* **Supplied material**:
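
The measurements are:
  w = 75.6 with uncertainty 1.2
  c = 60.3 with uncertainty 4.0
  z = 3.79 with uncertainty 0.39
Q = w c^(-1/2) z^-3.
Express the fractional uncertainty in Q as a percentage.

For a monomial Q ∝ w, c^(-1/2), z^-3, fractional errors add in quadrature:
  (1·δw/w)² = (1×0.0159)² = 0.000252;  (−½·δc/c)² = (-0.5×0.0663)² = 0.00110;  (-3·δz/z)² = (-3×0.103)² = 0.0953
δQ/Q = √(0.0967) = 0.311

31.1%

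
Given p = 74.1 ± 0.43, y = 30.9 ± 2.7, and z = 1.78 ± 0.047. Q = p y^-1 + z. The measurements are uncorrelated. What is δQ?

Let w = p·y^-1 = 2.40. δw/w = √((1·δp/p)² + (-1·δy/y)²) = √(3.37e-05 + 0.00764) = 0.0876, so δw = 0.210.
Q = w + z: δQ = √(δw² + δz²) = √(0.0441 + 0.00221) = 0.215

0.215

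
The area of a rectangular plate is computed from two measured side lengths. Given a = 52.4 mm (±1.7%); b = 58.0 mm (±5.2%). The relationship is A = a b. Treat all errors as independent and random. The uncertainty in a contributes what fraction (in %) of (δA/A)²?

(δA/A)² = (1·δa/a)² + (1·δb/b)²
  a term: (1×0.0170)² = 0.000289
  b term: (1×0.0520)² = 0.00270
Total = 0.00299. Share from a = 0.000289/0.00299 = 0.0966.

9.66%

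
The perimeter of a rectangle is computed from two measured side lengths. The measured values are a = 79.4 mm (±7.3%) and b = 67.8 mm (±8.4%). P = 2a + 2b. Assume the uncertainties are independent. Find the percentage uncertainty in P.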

* **Task description**:
Above are the records; copy every line in them that holds the word "with".

* **Answer below**:
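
  w = 75.6 with uncertainty 1.2
  c = 60.3 with uncertainty 4.0
  z = 3.79 with uncertainty 0.39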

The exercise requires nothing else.